### Task to carry out
All lines from the one with "mean 0.2 and" through the last line of the data below should be copied exactly; please add nothing.

------------

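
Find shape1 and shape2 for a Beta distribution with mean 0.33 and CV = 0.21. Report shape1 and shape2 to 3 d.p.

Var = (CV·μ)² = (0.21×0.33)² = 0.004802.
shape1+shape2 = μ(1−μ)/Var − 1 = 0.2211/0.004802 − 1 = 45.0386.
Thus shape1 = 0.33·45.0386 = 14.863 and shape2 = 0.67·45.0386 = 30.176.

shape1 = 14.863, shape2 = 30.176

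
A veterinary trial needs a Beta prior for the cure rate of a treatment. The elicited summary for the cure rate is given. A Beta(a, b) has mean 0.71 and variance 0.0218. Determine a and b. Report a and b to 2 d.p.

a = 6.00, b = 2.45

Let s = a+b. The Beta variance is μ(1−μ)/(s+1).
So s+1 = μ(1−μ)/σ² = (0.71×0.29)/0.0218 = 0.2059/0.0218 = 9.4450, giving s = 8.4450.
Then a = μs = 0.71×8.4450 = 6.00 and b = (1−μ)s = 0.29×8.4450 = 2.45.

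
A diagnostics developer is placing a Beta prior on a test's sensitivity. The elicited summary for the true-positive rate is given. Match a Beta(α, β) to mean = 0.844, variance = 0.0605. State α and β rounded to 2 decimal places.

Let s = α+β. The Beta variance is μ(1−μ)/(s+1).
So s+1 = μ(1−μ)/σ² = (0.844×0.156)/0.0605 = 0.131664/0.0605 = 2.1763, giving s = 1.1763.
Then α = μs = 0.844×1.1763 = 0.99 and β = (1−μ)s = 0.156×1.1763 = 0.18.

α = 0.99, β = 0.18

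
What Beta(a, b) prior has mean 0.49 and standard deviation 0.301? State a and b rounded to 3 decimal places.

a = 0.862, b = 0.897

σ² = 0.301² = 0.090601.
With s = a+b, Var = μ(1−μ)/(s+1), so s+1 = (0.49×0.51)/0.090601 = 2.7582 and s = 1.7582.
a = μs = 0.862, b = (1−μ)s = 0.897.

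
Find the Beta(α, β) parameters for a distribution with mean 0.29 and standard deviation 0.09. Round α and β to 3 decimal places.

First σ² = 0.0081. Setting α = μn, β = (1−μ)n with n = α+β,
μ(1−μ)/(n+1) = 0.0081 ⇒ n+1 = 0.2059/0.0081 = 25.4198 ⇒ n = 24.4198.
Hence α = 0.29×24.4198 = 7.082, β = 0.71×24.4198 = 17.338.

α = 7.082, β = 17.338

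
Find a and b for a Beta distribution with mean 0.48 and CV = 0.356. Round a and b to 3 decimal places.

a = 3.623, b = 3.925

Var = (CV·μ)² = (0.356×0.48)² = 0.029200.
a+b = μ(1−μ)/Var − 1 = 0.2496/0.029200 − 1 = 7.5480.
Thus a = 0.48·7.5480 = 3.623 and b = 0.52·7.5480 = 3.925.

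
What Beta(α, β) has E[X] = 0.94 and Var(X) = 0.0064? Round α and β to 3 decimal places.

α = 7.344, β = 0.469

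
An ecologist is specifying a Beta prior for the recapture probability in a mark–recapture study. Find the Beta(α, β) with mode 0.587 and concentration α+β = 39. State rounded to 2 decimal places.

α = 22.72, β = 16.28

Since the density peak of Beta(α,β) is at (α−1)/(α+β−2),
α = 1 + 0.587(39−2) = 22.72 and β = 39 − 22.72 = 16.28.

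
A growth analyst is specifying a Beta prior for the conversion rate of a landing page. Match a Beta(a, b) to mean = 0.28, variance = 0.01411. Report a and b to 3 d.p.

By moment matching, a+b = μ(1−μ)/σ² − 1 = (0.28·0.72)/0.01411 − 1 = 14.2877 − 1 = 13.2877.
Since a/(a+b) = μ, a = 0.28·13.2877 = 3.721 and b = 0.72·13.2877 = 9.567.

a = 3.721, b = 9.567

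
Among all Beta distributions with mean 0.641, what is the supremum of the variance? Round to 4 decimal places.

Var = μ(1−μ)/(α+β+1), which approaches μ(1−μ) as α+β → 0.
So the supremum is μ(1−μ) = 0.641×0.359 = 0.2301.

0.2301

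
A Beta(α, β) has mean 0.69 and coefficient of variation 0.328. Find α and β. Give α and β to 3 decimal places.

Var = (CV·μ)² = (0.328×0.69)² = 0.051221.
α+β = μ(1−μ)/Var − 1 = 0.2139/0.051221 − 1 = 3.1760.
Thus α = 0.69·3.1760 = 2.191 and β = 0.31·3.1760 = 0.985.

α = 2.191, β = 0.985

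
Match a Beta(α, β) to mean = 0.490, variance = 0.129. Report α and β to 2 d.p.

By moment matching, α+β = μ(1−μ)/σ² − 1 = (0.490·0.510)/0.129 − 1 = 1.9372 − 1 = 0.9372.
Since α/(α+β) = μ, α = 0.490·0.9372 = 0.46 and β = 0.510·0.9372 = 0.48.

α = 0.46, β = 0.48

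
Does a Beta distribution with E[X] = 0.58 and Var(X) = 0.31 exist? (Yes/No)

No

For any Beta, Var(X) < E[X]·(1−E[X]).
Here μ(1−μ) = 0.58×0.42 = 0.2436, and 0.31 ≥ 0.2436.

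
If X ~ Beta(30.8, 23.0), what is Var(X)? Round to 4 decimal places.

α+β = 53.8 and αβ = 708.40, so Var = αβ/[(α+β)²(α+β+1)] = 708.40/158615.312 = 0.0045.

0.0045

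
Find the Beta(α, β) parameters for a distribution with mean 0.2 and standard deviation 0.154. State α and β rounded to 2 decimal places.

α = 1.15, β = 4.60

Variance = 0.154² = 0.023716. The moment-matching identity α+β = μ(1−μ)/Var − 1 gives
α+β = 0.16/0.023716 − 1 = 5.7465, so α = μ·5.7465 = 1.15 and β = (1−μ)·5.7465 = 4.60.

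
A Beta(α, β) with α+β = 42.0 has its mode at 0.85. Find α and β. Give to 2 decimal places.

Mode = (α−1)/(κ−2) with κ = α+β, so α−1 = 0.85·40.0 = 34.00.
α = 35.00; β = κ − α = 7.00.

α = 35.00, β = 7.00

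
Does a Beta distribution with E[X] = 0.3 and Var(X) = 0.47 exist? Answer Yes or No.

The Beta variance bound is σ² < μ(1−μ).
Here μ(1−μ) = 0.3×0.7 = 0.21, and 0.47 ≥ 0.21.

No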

------------

### Exercise answer
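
Find the Beta(α, β) parameters for a distribution with mean 0.2 and standard deviation 0.154. State α and β rounded to 2 decimal places.

α = 1.15, β = 4.60

Variance = 0.154² = 0.023716. The moment-matching identity α+β = μ(1−μ)/Var − 1 gives
α+β = 0.16/0.023716 − 1 = 5.7465, so α = μ·5.7465 = 1.15 and β = (1−μ)·5.7465 = 4.60.

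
A Beta(α, β) with α+β = 42.0 has its mode at 0.85. Find α and β. Give to 2 decimal places.

Mode = (α−1)/(κ−2) with κ = α+β, so α−1 = 0.85·40.0 = 34.00.
α = 35.00; β = κ − α = 7.00.

α = 35.00, β = 7.00

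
Does a Beta distribution with E[X] = 0.3 and Var(X) = 0.47 exist? Answer Yes or No.

The Beta variance bound is σ² < μ(1−μ).
Here μ(1−μ) = 0.3×0.7 = 0.21, and 0.47 ≥ 0.21.

No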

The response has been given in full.